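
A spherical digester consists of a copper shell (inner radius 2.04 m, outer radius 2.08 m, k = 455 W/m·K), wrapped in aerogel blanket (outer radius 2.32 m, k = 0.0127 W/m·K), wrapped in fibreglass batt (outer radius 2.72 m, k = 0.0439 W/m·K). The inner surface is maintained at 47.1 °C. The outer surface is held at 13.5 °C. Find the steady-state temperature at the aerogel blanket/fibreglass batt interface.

T = 22.6 °C

Treat each layer as a resistance in series:
  R_copper = (1/2.04 − 1/2.08)/(4πk) = 0.009427/(4π·455) = 1.649×10^-6 K/W
  R_aerogel blanket = (1/2.08 − 1/2.32)/(4πk) = 0.04973/(4π·0.0127) = 0.3116 K/W
  R_fibreglass batt = (1/2.32 − 1/2.72)/(4πk) = 0.06339/(4π·0.0439) = 0.1149 K/W
ΣR = 1.649×10^-6 + 0.3116 + 0.1149 = 0.4265 K/W
Q = ΔT/ΣR = (47.1 °C − 13.5 °C)/0.4265 = 78.78 W
From the inner boundary to the aerogel blanket/fibreglass batt interface, ΣR_partial = 0.3116 K/W.
T_interface = T_in − Q·ΣR_partial = 47.1 °C − (78.78)(0.3116) = 22.6 °C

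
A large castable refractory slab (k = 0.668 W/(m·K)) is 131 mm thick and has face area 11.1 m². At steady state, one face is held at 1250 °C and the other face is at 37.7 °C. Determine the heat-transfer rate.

Q = kA·ΔT/L = 0.668 × 11.1 × |1250 °C − 37.7 °C| / 0.131 = 68600 W

Q = 68.6 kW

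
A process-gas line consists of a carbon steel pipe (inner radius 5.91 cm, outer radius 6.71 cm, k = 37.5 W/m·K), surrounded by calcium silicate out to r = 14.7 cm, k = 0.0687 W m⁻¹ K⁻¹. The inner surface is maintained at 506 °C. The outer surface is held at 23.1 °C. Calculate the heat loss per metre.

Q' = 266 W/m

Treat each layer as a resistance in series:
  R'_carbon steel = ln(0.0671/0.0591)/(2πk) = 0.1270/(2π·37.5) = 5.388×10^-4 m·K/W
  R'_calcium silicate = ln(0.147/0.0671)/(2πk) = 0.7842/(2π·0.0687) = 1.817 m·K/W
ΣR = 5.388×10^-4 + 1.817 = 1.818 m·K/W
Q' = ΔT/ΣR = (506 °C − 23.1 °C)/1.818 = 266 W/m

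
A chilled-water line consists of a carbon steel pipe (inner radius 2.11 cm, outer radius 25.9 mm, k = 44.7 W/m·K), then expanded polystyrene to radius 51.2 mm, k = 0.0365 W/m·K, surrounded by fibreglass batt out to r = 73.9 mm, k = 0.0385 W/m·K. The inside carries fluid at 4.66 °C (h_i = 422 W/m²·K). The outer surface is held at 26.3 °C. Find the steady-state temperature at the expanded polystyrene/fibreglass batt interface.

Series thermal resistances, inner to outer:
  R'_conv,in = 1/(2πr h) = 1/(2π·0.0211·422) = 0.01787 m·K/W
  R'_carbon steel = ln(0.0259/0.0211)/(2πk) = 0.2050/(2π·44.7) = 7.298×10^-4 m·K/W
  R'_expanded polystyrene = ln(0.0512/0.0259)/(2πk) = 0.6815/(2π·0.0365) = 2.972 m·K/W
  R'_fibreglass batt = ln(0.0739/0.0512)/(2πk) = 0.3670/(2π·0.0385) = 1.517 m·K/W
ΣR = 0.01787 + 7.298×10^-4 + 2.972 + 1.517 = 4.508 m·K/W
Q' = ΔT/ΣR = (4.66 °C − 26.3 °C)/4.508 = -4.800 W/m
From the inner boundary to the expanded polystyrene/fibreglass batt interface, ΣR_partial = 2.991 m·K/W.
T_interface = T_in − Q'·ΣR_partial = 4.66 °C − (-4.800)(2.991) = 19.0 °C

T = 19.0 °C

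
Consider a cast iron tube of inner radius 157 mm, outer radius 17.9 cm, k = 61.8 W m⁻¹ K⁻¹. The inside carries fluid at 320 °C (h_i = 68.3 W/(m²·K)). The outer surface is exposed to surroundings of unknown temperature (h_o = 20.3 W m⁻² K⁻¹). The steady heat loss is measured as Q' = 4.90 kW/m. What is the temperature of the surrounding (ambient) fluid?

Series resistances:
  R'_conv,in = 1/(2πr h) = 1/(2π·0.157·68.3) = 0.01484 m·K/W
  R'_cast iron = ln(0.179/0.157)/(2πk) = 0.1311/(2π·61.8) = 3.377×10^-4 m·K/W
  R'_conv,out = 1/(2πr h) = 1/(2π·0.179·20.3) = 0.04380 m·K/W
ΣR = 0.05898 m·K/W
ΔT = Q'·ΣR = 4900 × 0.05898 = 289.0 K
Heat flows outward, so T_out = T_in − ΔT = 320 − 289.0 = 31.0 °C

T_out = 31.0 °C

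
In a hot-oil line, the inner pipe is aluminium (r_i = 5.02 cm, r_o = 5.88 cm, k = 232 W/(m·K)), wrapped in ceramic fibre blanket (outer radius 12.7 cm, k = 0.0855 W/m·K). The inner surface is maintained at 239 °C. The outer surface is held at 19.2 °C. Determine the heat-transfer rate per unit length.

Resistance network (inner→outer):
  R'_aluminium = ln(0.0588/0.0502)/(2πk) = 0.1581/(2π·232) = 1.085×10^-4 m·K/W
  R'_ceramic fibre blanket = ln(0.127/0.0588)/(2πk) = 0.7700/(2π·0.0855) = 1.433 m·K/W
ΣR = 1.085×10^-4 + 1.433 = 1.433 m·K/W
Q' = ΔT/ΣR = (239 °C − 19.2 °C)/1.433 = 153 W/m

Q' = 153 W/m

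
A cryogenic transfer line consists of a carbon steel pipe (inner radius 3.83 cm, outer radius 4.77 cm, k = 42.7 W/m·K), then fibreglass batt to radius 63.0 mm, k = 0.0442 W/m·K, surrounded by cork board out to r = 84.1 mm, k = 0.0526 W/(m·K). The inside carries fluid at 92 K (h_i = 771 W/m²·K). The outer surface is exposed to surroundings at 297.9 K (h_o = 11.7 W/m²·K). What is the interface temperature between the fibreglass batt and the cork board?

T = 193.5 K

Series thermal resistances, inner to outer:
  R'_conv,in = 1/(2πr h) = 1/(2π·0.0383·771) = 0.005390 m·K/W
  R'_carbon steel = ln(0.0477/0.0383)/(2πk) = 0.2195/(2π·42.7) = 8.181×10^-4 m·K/W
  R'_fibreglass batt = ln(0.0630/0.0477)/(2πk) = 0.2782/(2π·0.0442) = 1.002 m·K/W
  R'_cork board = ln(0.0841/0.0630)/(2πk) = 0.2889/(2π·0.0526) = 0.8741 m·K/W
  R'_conv,out = 1/(2πr h) = 1/(2π·0.0841·11.7) = 0.1617 m·K/W
ΣR = 0.005390 + 8.181×10^-4 + 1.002 + 0.8741 + 0.1617 = 2.044 m·K/W
Q' = ΔT/ΣR = (92 K − 297.9 K)/2.044 = -100.7 W/m
From the inner boundary to the fibreglass batt/cork board interface, ΣR_partial = 1.008 m·K/W.
T_interface = T_in − Q'·ΣR_partial = 92 K − (-100.7)(1.008) = 193.5 K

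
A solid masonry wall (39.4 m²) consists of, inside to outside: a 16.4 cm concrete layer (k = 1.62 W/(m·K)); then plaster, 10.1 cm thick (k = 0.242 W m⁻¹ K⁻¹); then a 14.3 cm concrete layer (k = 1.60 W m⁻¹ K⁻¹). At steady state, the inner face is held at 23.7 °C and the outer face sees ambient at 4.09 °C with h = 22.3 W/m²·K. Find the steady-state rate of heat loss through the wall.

Series thermal resistances, inner to outer:
  R_concrete = L/(kA) = 0.164/(1.62·39.4) = 0.002569 K/W
  R_plaster = L/(kA) = 0.101/(0.242·39.4) = 0.01059 K/W
  R_concrete = L/(kA) = 0.143/(1.60·39.4) = 0.002268 K/W
  R_conv,out = 1/(hA) = 1/(22.3·39.4) = 0.001138 K/W
ΣR = 0.002569 + 0.01059 + 0.002268 + 0.001138 = 0.01656 K/W
Q = ΔT/ΣR = (23.7 °C − 4.09 °C)/0.01656 = 1180 W

Q = 1180 W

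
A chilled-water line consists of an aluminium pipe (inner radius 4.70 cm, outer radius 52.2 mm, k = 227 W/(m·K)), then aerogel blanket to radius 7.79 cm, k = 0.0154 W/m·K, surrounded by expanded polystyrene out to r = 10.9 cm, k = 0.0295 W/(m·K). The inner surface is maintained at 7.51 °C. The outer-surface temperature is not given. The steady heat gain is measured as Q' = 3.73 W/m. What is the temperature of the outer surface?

Sum the resistances:
  R'_aluminium = ln(0.0522/0.0470)/(2πk) = 0.1049/(2π·227) = 7.357×10^-5 m·K/W
  R'_aerogel blanket = ln(0.0779/0.0522)/(2πk) = 0.4003/(2π·0.0154) = 4.137 m·K/W
  R'_expanded polystyrene = ln(0.109/0.0779)/(2πk) = 0.3359/(2π·0.0295) = 1.812 m·K/W
ΣR = 5.950 m·K/W
ΔT = Q'·ΣR = 3.73 × 5.950 = 22.19 K
Heat flows inward, so T_out = T_in + ΔT = 7.51 + 22.19 = 29.7 °C

T_out = 29.7 °C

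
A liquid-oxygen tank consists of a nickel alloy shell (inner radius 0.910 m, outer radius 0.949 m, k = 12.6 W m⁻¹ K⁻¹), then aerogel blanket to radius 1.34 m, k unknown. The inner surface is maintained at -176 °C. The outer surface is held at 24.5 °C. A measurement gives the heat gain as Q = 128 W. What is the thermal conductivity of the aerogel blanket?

k = 0.0156 W/m·K

ΣR = ΔT/Q = |-176 − 24.5|/128 = 1.566 K/W
Known resistances:
  R_nickel alloy = (1/0.910 − 1/0.949)/(4πk) = 0.04516/(4π·12.6) = 2.852×10^-4 K/W
R_aerogel blanket = ΣR − ΣR_known = 1.566 − 2.852×10^-4 = 1.566 K/W
(1/r₁−1/r₂)/(4πk) = 1.566 ⇒ k = 0.3075/(4π·1.566) = 0.0156 W/m·K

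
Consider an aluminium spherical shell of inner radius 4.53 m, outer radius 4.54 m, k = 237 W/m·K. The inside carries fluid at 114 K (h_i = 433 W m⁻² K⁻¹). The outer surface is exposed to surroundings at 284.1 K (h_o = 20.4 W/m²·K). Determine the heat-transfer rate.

Treat each layer as a resistance in series:
  R_conv,in = 1/(4πr²h) = 1/(4π·4.53²·433) = 8.956×10^-6 K/W
  R_aluminium = (1/4.53 − 1/4.54)/(4πk) = 4.862×10^-4/(4π·237) = 1.633×10^-7 K/W
  R_conv,out = 1/(4πr²h) = 1/(4π·4.54²·20.4) = 1.893×10^-4 K/W
ΣR = 8.956×10^-6 + 1.633×10^-7 + 1.893×10^-4 = 1.984×10^-4 K/W
Q = ΔT/ΣR = (114 K − 284.1 K)/1.984×10^-4 = -8.57×10^5 W
(Negative Q ⇒ heat flows inward; heat gain = 8.57×10^5 W.)

Q = 857 kW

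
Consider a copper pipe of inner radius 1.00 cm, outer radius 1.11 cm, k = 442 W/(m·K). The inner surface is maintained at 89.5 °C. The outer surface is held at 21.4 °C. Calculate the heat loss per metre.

Q' = 2πk·ΔT/ln(r₂/r₁) = 2π × 442 × 68.1 / ln(0.0111/0.0100) = 1.81×10^6 W/m

Q' = 1.81×10^6 W/m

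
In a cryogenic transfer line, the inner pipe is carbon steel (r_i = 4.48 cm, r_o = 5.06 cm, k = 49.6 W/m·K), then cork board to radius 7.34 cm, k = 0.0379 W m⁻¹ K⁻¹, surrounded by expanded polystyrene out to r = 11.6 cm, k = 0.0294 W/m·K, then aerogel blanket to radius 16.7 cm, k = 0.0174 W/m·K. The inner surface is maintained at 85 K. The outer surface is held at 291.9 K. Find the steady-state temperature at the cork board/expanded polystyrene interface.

T = 129 K

Resistance network (inner→outer):
  R'_carbon steel = ln(0.0506/0.0448)/(2πk) = 0.1217/(2π·49.6) = 3.906×10^-4 m·K/W
  R'_cork board = ln(0.0734/0.0506)/(2πk) = 0.3720/(2π·0.0379) = 1.562 m·K/W
  R'_expanded polystyrene = ln(0.116/0.0734)/(2πk) = 0.4577/(2π·0.0294) = 2.478 m·K/W
  R'_aerogel blanket = ln(0.167/0.116)/(2πk) = 0.3644/(2π·0.0174) = 3.333 m·K/W
ΣR = 3.906×10^-4 + 1.562 + 2.478 + 3.333 = 7.373 m·K/W
Q' = ΔT/ΣR = (85 K − 291.9 K)/7.373 = -28.06 W/m
From the inner boundary to the cork board/expanded polystyrene interface, ΣR_partial = 1.562 m·K/W.
T_interface = T_in − Q'·ΣR_partial = 85 K − (-28.06)(1.562) = 129 K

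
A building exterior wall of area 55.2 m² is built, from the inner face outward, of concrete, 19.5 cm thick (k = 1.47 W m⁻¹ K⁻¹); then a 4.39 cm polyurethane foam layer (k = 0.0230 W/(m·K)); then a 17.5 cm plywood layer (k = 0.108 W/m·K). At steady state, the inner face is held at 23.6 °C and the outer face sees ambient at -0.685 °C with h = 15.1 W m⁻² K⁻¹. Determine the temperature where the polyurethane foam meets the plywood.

Resistance network (inner→outer):
  R_concrete = L/(kA) = 0.195/(1.47·55.2) = 0.002403 K/W
  R_polyurethane foam = L/(kA) = 0.0439/(0.0230·55.2) = 0.03458 K/W
  R_plywood = L/(kA) = 0.175/(0.108·55.2) = 0.02935 K/W
  R_conv,out = 1/(hA) = 1/(15.1·55.2) = 0.001200 K/W
ΣR = 0.002403 + 0.03458 + 0.02935 + 0.001200 = 0.06753 K/W
Q = ΔT/ΣR = (23.6 °C − -0.685 °C)/0.06753 = 359.6 W
From the inner boundary to the polyurethane foam/plywood interface, ΣR_partial = 0.03698 K/W.
T_interface = T_in − Q·ΣR_partial = 23.6 °C − (359.6)(0.03698) = 10.3 °C

T = 10.3 °C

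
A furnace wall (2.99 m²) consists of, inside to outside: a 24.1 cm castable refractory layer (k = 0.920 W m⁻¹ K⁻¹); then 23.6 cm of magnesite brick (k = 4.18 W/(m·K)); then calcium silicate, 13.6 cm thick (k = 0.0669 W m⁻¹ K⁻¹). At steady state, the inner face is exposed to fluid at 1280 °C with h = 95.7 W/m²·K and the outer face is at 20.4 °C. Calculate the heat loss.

Q = 1590 W

Treat each layer as a resistance in series:
  R_conv,in = 1/(hA) = 1/(95.7·2.99) = 0.003495 K/W
  R_castable refractory = L/(kA) = 0.241/(0.920·2.99) = 0.08761 K/W
  R_magnesite brick = L/(kA) = 0.236/(4.18·2.99) = 0.01888 K/W
  R_calcium silicate = L/(kA) = 0.136/(0.0669·2.99) = 0.6799 K/W
ΣR = 0.003495 + 0.08761 + 0.01888 + 0.6799 = 0.7899 K/W
Q = ΔT/ΣR = (1280 °C − 20.4 °C)/0.7899 = 1590 W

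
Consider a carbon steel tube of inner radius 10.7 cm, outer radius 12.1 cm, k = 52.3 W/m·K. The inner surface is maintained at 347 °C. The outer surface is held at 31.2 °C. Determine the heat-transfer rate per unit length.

Q' = 2πk·ΔT/ln(r₂/r₁) = 2π × 52.3 × 315.8 / ln(0.121/0.107) = 8.44×10^5 W/m

Q' = 8.44×10^5 W/m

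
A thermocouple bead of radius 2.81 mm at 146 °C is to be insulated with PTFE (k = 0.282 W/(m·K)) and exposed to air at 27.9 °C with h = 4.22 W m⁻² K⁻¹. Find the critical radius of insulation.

For a sphere, r_cr = 2k_ins/h = 2·0.282/4.22 = 0.134 m = 13.4 cm

r_cr = 13.4 cm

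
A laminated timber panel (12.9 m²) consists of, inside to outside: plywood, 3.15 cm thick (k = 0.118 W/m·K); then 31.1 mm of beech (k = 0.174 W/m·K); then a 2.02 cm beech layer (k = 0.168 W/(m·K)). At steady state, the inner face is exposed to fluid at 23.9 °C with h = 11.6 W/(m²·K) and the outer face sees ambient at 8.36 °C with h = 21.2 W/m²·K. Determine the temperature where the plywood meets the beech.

Resistance network (inner→outer):
  R_conv,in = 1/(hA) = 1/(11.6·12.9) = 0.006683 K/W
  R_plywood = L/(kA) = 0.0315/(0.118·12.9) = 0.02069 K/W
  R_beech = L/(kA) = 0.0311/(0.174·12.9) = 0.01386 K/W
  R_beech = L/(kA) = 0.0202/(0.168·12.9) = 0.009321 K/W
  R_conv,out = 1/(hA) = 1/(21.2·12.9) = 0.003657 K/W
ΣR = 0.006683 + 0.02069 + 0.01386 + 0.009321 + 0.003657 = 0.05421 K/W
Q = ΔT/ΣR = (23.9 °C − 8.36 °C)/0.05421 = 286.7 W
From the inner boundary to the plywood/beech interface, ΣR_partial = 0.02737 K/W.
T_interface = T_in − Q·ΣR_partial = 23.9 °C − (286.7)(0.02737) = 16.1 °C

T = 16.1 °C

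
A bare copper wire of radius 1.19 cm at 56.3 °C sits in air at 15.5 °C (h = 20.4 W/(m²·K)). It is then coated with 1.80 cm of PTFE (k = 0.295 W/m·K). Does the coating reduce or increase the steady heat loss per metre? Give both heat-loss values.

Critical radius for a cylinder: r_cr = k/h = 0.0145 m = 1.45 cm.
Outer radius after coating: r₂ = 0.0119 + 0.0180 = 0.0299 m.
r₁ < r_cr < r₂: heat loss rises to a maximum at r_cr then falls. Whether the coating helps depends on whether Q(r₂) has dropped back below Q(r₁).
Bare: R = 1/(2πr₁h) = 0.6556 m·K/W; Q = 40.8/0.6556 = 62.2 W/m.
Coated: R = R_cond + R_conv = 0.7580 m·K/W; Q = 40.8/0.7580 = 53.8 W/m.

reduces: 62.2 → 53.8 W/m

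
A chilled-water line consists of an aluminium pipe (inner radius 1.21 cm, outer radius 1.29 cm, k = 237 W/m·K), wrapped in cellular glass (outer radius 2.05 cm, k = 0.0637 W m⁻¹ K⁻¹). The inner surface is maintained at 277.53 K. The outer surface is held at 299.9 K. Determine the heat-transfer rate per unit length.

Resistance network (inner→outer):
  R'_aluminium = ln(0.0129/0.0121)/(2πk) = 0.06402/(2π·237) = 4.299×10^-5 m·K/W
  R'_cellular glass = ln(0.0205/0.0129)/(2πk) = 0.4632/(2π·0.0637) = 1.157 m·K/W
ΣR = 4.299×10^-5 + 1.157 = 1.157 m·K/W
Q' = ΔT/ΣR = (277.53 K − 299.9 K)/1.157 = -19.3 W/m
(Negative Q' ⇒ heat flows inward; heat gain = 19.3 W/m.)

Q' = 19.3 W/m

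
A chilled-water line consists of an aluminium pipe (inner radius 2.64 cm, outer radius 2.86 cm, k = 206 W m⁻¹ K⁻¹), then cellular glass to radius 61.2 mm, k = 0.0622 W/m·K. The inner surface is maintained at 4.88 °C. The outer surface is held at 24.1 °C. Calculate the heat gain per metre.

Treat each layer as a resistance in series:
  R'_aluminium = ln(0.0286/0.0264)/(2πk) = 0.08004/(2π·206) = 6.184×10^-5 m·K/W
  R'_cellular glass = ln(0.0612/0.0286)/(2πk) = 0.7607/(2π·0.0622) = 1.947 m·K/W
ΣR = 6.184×10^-5 + 1.947 = 1.947 m·K/W
Q' = ΔT/ΣR = (4.88 °C − 24.1 °C)/1.947 = -9.87 W/m
(Negative Q' ⇒ heat flows inward; heat gain = 9.87 W/m.)

Q' = 9.87 W/m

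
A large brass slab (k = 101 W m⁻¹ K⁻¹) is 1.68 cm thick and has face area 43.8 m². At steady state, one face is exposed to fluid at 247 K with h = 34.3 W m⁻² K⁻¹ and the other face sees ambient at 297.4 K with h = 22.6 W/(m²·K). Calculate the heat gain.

Treat each layer as a resistance in series:
  R_conv,in = 1/(hA) = 1/(34.3·43.8) = 6.656×10^-4 K/W
  R_brass = L/(kA) = 0.0168/(101·43.8) = 3.798×10^-6 K/W
  R_conv,out = 1/(hA) = 1/(22.6·43.8) = 0.001010 K/W
ΣR = 6.656×10^-4 + 3.798×10^-6 + 0.001010 = 0.001679 K/W
Q = ΔT/ΣR = (247 K − 297.4 K)/0.001679 = -30000 W
(Negative Q ⇒ heat flows inward; heat gain = 30000 W.)

Q = 30.0 kW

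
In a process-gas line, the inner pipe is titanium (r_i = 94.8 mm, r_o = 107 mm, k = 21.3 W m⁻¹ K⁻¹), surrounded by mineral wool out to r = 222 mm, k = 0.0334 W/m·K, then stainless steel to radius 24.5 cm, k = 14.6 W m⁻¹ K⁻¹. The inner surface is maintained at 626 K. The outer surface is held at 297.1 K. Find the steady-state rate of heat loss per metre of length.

Q' = 94.5 W/m

Series thermal resistances, inner to outer:
  R'_titanium = ln(0.107/0.0948)/(2πk) = 0.1211/(2π·21.3) = 9.046×10^-4 m·K/W
  R'_mineral wool = ln(0.222/0.107)/(2πk) = 0.7298/(2π·0.0334) = 3.478 m·K/W
  R'_stainless steel = ln(0.245/0.222)/(2πk) = 0.09858/(2π·14.6) = 0.001075 m·K/W
ΣR = 9.046×10^-4 + 3.478 + 0.001075 = 3.480 m·K/W
Q' = ΔT/ΣR = (626 K − 297.1 K)/3.480 = 94.5 W/m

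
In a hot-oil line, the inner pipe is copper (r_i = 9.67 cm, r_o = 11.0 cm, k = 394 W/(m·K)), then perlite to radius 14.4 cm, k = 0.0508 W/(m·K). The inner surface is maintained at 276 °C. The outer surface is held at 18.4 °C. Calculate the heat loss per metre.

Resistance network (inner→outer):
  R'_copper = ln(0.110/0.0967)/(2πk) = 0.1289/(2π·394) = 5.206×10^-5 m·K/W
  R'_perlite = ln(0.144/0.110)/(2πk) = 0.2693/(2π·0.0508) = 0.8438 m·K/W
ΣR = 5.206×10^-5 + 0.8438 = 0.8439 m·K/W
Q' = ΔT/ΣR = (276 °C − 18.4 °C)/0.8439 = 305 W/m

Q' = 305 W/m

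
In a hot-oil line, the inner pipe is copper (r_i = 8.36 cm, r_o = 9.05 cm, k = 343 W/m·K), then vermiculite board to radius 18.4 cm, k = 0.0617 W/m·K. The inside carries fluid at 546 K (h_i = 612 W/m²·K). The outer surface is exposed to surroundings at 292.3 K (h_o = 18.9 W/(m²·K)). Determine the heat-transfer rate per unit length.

Q' = 135 W/m

Treat each layer as a resistance in series:
  R'_conv,in = 1/(2πr h) = 1/(2π·0.0836·612) = 0.003111 m·K/W
  R'_copper = ln(0.0905/0.0836)/(2πk) = 0.07931/(2π·343) = 3.680×10^-5 m·K/W
  R'_vermiculite board = ln(0.184/0.0905)/(2πk) = 0.7096/(2π·0.0617) = 1.830 m·K/W
  R'_conv,out = 1/(2πr h) = 1/(2π·0.184·18.9) = 0.04577 m·K/W
ΣR = 0.003111 + 3.680×10^-5 + 1.830 + 0.04577 = 1.879 m·K/W
Q' = ΔT/ΣR = (546 K − 292.3 K)/1.879 = 135 W/m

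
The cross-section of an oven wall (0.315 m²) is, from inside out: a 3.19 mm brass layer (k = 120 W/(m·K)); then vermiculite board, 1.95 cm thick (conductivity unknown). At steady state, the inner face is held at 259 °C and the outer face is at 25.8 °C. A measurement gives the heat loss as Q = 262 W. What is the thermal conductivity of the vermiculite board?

ΣR = ΔT/Q = |259 − 25.8|/262 = 0.8901 K/W
Known resistances:
  R_brass = L/(kA) = 0.00319/(120·0.315) = 8.439×10^-5 K/W
R_vermiculite board = ΣR − ΣR_known = 0.8901 − 8.439×10^-5 = 0.8900 K/W
L/(kA) = 0.8900 ⇒ k = 0.0195/(0.8900·0.315) = 0.0696 W/m·K

k = 0.0696 W/m·K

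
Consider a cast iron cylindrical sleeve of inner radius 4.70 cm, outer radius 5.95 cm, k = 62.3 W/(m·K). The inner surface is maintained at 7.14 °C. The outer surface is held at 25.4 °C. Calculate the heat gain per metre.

Q' = 2πk·ΔT/ln(r₂/r₁) = 2π × 62.3 × 18.26 / ln(0.0595/0.0470) = 30300 W/m

Q' = 30.3 kW/m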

__Exercise directions__:
Each line, from the one that holds "Consider a cast iron cylindrical" through the last line of the entries, must be repeated exactly. Leave out everything else.

__Reply__:
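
Consider a cast iron cylindrical sleeve of inner radius 4.70 cm, outer radius 5.95 cm, k = 62.3 W/(m·K). The inner surface is maintained at 7.14 °C. The outer surface is held at 25.4 °C. Calculate the heat gain per metre.

Q' = 2πk·ΔT/ln(r₂/r₁) = 2π × 62.3 × 18.26 / ln(0.0595/0.0470) = 30300 W/m

Q' = 30.3 kW/m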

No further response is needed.